### What you have to do
Repeat nothing but the lines below running from the one containing "(K, 310, S91, 825, H36, 13)" to the one containing "(J, 318, S33, 831, H77, 12)". Keep both end lines.

### Recorded data
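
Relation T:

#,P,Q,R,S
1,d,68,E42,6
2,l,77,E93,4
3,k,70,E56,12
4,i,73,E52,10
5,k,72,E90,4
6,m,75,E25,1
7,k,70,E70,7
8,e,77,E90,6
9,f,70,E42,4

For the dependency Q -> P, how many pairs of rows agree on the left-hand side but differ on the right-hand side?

Q=77: violating pairs (2,8) — 1 pair.
Q=70: violating pairs (3,9), (7,9) — 2 pairs.

3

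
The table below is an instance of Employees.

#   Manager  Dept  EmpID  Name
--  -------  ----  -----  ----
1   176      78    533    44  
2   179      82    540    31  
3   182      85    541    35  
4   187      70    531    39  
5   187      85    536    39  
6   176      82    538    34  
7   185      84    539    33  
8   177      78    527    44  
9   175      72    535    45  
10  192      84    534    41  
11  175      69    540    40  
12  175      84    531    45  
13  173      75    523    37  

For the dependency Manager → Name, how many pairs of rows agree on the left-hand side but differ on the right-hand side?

3

Manager=176: violating pairs (1,6) — 1 pair.
Manager=187: all 2 rows agree on Name — 0 pairs.
Manager=175: violating pairs (9,11), (11,12) — 2 pairs.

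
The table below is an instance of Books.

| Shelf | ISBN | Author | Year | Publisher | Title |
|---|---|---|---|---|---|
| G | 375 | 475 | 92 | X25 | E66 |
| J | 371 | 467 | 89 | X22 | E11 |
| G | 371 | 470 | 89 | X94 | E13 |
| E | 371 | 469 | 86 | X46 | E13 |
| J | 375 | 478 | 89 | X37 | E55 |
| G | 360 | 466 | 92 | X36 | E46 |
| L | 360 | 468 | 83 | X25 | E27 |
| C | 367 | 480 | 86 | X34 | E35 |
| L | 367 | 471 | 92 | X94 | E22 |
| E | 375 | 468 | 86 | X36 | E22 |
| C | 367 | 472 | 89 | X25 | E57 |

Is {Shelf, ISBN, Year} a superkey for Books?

Yes

All 11 rows have distinct {Shelf, ISBN, Year} values, so {Shelf, ISBN, Year} → (all attributes) holds and {Shelf, ISBN, Year} is a superkey.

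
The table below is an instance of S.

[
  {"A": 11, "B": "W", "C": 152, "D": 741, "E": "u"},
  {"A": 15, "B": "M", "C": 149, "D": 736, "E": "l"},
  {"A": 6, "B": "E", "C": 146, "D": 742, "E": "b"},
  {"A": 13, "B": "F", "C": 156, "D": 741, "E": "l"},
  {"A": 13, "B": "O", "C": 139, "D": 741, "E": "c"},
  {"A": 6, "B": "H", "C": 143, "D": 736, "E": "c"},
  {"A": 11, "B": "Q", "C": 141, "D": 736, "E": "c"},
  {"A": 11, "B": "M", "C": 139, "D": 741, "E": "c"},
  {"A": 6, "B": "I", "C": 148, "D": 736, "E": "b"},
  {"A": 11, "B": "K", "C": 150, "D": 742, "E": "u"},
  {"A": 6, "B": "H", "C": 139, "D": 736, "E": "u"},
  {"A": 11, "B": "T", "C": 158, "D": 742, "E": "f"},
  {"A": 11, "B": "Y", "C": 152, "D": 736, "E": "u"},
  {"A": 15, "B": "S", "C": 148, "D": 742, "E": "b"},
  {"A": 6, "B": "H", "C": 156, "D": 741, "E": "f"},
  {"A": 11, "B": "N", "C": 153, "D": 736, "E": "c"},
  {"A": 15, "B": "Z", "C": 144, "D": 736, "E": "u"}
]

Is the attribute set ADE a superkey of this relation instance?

No

Two distinct rows share (A=11, D=736, E=c), so ADE does not determine every attribute — not a superkey.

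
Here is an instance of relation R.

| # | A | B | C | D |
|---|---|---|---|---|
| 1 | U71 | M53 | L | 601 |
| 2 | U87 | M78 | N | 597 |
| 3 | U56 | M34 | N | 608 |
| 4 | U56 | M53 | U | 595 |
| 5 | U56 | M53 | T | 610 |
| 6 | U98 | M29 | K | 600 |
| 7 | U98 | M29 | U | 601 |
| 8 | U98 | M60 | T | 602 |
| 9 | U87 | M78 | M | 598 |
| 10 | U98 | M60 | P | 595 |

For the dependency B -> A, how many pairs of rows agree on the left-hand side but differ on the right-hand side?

B=M53: violating pairs (1,4), (1,5) — 2 pairs.
B=M78: all 2 rows agree on A — 0 pairs.
B=M29: all 2 rows agree on A — 0 pairs.
B=M60: all 2 rows agree on A — 0 pairs.

2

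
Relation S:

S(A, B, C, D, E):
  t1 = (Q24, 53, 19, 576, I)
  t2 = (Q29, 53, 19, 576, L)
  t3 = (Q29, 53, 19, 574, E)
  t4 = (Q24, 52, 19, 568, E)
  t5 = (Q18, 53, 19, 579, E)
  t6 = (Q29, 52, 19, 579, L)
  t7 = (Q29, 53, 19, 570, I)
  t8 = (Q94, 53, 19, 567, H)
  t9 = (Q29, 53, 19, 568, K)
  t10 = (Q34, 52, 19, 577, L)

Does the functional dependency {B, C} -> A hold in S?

No

(B=53, C=19): rows 1, 2, 3, 5, 7, 8, 9 → A takes values {Q24, Q29, Q18, Q94} — violation
(B=52, C=19): rows 4, 6, 10 → A takes values {Q24, Q29, Q34} — violation
Two rows agree on {B, C} but differ on A, so {B, C} -> A does not hold.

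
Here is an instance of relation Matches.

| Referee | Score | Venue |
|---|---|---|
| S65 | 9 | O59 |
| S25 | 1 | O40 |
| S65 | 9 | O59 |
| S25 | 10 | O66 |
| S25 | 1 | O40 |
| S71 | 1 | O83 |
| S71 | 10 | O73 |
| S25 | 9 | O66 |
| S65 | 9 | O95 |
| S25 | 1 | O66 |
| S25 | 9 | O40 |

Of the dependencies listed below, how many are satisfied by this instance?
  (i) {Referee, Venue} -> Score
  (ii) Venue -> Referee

(i) {Referee, Venue} -> Score: (Referee=S25, Venue=O40): 3 rows → Score takes values {1, 9} — violation; (Referee=S25, Venue=O66): 3 rows → Score takes values {10, 9, 1} — violation — fails.
(ii) Venue -> Referee: every LHS value maps to a single RHS value — holds.
1 of the 2 dependencies holds.

1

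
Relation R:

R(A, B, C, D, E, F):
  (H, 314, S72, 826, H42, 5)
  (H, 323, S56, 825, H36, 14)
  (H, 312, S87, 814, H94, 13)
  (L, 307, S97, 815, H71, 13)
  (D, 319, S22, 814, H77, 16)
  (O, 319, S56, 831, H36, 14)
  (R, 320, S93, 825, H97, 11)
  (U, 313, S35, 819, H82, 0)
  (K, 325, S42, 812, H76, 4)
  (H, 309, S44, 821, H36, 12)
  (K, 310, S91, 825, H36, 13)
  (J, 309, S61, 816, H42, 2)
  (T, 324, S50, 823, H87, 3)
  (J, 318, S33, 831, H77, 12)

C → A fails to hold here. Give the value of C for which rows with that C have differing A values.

S56

C=S72: 1 row → A = H ✓
C=S56: 2 rows → A takes values {H, O} — violation
C=S87: 1 row → A = H ✓
C=S97: 1 row → A = L ✓
C=S22: 1 row → A = D ✓
C=S93: 1 row → A = R ✓
C=S35: 1 row → A = U ✓
C=S42: 1 row → A = K ✓
C=S44: 1 row → A = H ✓
C=S91: 1 row → A = K ✓
C=S61: 1 row → A = J ✓
C=S50: 1 row → A = T ✓
C=S33: 1 row → A = J ✓
The only C value with inconsistent A is C=S56.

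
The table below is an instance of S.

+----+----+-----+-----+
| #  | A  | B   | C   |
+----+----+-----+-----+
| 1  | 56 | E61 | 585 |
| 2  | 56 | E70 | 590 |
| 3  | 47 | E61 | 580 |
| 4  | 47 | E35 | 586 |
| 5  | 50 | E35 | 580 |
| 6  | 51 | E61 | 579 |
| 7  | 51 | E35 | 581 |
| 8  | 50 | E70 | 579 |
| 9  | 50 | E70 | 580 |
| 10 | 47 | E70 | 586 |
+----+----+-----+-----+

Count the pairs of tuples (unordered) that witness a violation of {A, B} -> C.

1

(A=50, B=E70): violating pairs (8,9) — 1 pair.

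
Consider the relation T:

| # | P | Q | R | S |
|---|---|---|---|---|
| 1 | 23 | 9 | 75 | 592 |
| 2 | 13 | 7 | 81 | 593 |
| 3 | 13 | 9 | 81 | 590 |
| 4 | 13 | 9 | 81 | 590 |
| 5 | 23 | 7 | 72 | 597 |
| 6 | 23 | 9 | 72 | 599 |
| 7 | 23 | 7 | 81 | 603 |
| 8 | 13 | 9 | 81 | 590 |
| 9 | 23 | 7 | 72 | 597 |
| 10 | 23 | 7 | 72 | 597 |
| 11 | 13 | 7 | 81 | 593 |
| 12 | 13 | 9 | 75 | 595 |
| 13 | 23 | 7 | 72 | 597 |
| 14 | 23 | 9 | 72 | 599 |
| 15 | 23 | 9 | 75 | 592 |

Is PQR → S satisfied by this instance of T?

(P=23, Q=9, R=75): rows 1, 15 → S = 592, 592 ✓
(P=13, Q=7, R=81): rows 2, 11 → S = 593, 593 ✓
(P=13, Q=9, R=81): rows 3, 4, 8 → S = 590, 590, 590 ✓
(P=23, Q=7, R=72): rows 5, 9, 10, 13 → S = 597, 597, 597, 597 ✓
(P=23, Q=9, R=72): rows 6, 14 → S = 599, 599 ✓
(P=23, Q=7, R=81): row 7 → S = 603 ✓
(P=13, Q=9, R=75): row 12 → S = 595 ✓
Every PQR value is associated with a single S value, so PQR → S holds.

Yes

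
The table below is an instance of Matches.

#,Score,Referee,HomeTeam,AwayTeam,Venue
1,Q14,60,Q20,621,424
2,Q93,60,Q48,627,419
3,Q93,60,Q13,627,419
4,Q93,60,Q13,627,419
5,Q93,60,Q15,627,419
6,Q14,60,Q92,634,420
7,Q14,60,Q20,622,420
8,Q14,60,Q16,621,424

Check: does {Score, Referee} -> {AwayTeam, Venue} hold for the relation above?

No

(Score=Q14, Referee=60): rows 1, 6, 7, 8 → {AwayTeam,Venue} takes values {(621, 424), (634, 420), (622, 420)} — violation
(Score=Q93, Referee=60): rows 2, 3, 4, 5 → {AwayTeam,Venue} = (627, 419), (627, 419), (627, 419), (627, 419) ✓
Two rows agree on {Score, Referee} but differ on {AwayTeam, Venue}, so {Score, Referee} -> {AwayTeam, Venue} does not hold.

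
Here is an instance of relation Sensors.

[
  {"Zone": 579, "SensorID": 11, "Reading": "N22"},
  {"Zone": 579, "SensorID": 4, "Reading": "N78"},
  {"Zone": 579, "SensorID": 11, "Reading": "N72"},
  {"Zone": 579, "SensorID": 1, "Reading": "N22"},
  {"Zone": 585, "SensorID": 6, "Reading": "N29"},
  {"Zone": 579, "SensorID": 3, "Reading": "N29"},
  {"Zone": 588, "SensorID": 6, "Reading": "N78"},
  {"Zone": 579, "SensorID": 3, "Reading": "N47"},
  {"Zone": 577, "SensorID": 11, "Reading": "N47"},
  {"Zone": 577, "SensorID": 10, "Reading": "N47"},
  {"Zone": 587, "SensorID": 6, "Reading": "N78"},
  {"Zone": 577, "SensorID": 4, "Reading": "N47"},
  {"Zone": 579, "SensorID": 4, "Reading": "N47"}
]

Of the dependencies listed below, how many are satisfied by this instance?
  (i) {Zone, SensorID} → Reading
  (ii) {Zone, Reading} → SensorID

0

(i) {Zone, SensorID} → Reading: (Zone=579, SensorID=11): 2 rows → Reading takes values {N22, N72} — violation; (Zone=579, SensorID=4): 2 rows → Reading takes values {N78, N47} — violation; (Zone=579, SensorID=3): 2 rows → Reading takes values {N29, N47} — violation — fails.
(ii) {Zone, Reading} → SensorID: (Zone=579, Reading=N22): 2 rows → SensorID takes values {11, 1} — violation; (Zone=579, Reading=N47): 2 rows → SensorID takes values {3, 4} — violation; (Zone=577, Reading=N47): 3 rows → SensorID takes values {11, 10, 4} — violation — fails.
None of the 2 dependencies hold.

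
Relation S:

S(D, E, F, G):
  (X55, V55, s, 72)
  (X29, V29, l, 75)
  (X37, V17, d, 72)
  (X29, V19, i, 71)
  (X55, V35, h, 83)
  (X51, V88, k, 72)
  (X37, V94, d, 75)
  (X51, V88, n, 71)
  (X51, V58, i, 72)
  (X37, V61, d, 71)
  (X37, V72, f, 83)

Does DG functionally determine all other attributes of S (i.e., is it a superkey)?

No

Two distinct rows share (D=X51, G=72), so DG does not determine every attribute — not a superkey.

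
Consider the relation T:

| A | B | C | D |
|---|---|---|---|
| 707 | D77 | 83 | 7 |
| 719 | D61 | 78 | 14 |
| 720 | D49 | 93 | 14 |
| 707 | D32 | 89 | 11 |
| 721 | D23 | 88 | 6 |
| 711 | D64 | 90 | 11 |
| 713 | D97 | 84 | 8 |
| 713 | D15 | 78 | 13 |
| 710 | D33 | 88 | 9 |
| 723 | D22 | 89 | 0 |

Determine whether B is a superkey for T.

Yes

All 10 rows have distinct B values, so B → (all attributes) holds and B is a superkey.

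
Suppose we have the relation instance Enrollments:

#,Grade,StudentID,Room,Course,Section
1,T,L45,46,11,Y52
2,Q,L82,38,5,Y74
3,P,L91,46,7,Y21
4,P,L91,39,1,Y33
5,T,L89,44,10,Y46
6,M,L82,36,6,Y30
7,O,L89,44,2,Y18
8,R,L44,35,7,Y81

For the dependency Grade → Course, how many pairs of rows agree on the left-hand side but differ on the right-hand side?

Grade=T: violating pairs (1,5) — 1 pair.
Grade=P: violating pairs (3,4) — 1 pair.

2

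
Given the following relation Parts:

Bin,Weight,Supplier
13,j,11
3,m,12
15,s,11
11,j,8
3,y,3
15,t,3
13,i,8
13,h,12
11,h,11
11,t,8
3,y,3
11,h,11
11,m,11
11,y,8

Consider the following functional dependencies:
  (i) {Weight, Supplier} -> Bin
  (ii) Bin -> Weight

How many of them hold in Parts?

1

(i) {Weight, Supplier} -> Bin: every LHS value maps to a single RHS value — holds.
(ii) Bin -> Weight: Bin=13: 3 rows → Weight takes values {j, i, h} — violation; Bin=3: 3 rows → Weight takes values {m, y} — violation; Bin=15: 2 rows → Weight takes values {s, t} — violation; Bin=11: 6 rows → Weight takes values {j, h, t, m, y} — violation — fails.
1 of the 2 dependencies holds.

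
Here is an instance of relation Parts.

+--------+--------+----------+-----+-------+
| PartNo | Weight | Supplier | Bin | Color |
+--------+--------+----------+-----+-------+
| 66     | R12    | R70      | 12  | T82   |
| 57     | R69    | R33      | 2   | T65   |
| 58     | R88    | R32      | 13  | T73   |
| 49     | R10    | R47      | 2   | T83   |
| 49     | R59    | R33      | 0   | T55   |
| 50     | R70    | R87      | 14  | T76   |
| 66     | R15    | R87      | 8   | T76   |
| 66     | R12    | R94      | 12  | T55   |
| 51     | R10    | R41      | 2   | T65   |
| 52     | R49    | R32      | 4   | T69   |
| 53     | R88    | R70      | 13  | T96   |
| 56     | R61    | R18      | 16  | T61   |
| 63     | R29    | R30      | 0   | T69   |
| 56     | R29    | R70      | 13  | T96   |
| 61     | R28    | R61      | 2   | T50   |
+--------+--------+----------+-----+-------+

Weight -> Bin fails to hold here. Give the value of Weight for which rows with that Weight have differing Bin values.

Weight=R12: 2 rows → Bin = 12, 12 ✓
Weight=R69: 1 row → Bin = 2 ✓
Weight=R88: 2 rows → Bin = 13, 13 ✓
Weight=R10: 2 rows → Bin = 2, 2 ✓
Weight=R59: 1 row → Bin = 0 ✓
Weight=R70: 1 row → Bin = 14 ✓
Weight=R15: 1 row → Bin = 8 ✓
Weight=R49: 1 row → Bin = 4 ✓
Weight=R61: 1 row → Bin = 16 ✓
Weight=R29: 2 rows → Bin takes values {0, 13} — violation
Weight=R28: 1 row → Bin = 2 ✓
The only Weight value with inconsistent Bin is Weight=R29.

R29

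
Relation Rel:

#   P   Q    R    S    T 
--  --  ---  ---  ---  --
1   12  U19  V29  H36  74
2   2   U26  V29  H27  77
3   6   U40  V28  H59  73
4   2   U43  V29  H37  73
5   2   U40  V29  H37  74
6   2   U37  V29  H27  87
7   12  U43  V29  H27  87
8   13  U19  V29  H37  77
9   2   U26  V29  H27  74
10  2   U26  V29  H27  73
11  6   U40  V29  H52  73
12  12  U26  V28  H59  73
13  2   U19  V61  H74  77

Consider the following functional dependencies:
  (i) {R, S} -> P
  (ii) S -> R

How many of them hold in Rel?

(i) {R, S} -> P: (R=V29, S=H27): rows 2, 6, 7, 9, 10 → P takes values {2, 12} — violation; (R=V28, S=H59): rows 3, 12 → P takes values {6, 12} — violation; (R=V29, S=H37): rows 4, 5, 8 → P takes values {2, 13} — violation — fails.
(ii) S -> R: every LHS value maps to a single RHS value — holds.
1 of the 2 dependencies holds.

1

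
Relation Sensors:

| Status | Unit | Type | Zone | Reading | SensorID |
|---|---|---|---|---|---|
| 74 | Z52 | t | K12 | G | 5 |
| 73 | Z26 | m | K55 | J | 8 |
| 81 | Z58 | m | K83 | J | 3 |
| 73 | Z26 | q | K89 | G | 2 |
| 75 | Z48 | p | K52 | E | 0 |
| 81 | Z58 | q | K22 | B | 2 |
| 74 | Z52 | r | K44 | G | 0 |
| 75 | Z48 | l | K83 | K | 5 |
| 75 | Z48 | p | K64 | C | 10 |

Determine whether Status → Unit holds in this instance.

Yes

Status=74: 2 rows → Unit = Z52, Z52 ✓
Status=73: 2 rows → Unit = Z26, Z26 ✓
Status=81: 2 rows → Unit = Z58, Z58 ✓
Status=75: 3 rows → Unit = Z48, Z48, Z48 ✓
Every Status value is associated with a single Unit value, so Status → Unit holds.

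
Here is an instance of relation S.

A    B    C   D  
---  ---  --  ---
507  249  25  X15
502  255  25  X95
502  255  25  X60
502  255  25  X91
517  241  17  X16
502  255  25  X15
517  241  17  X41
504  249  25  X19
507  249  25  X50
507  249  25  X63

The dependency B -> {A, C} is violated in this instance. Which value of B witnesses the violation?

B=249: 4 rows → {A,C} takes values {(507, 25), (504, 25)} — violation
B=255: 4 rows → {A,C} = (502, 25), (502, 25), (502, 25), (502, 25) ✓
B=241: 2 rows → {A,C} = (517, 17), (517, 17) ✓
The only B value with inconsistent RHS is B=249.

249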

### Solution to the exercise
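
  (K, 310, S91, 825, H36, 13)
  (J, 309, S61, 816, H42, 2)
  (T, 324, S50, 823, H87, 3)
  (J, 318, S33, 831, H77, 12)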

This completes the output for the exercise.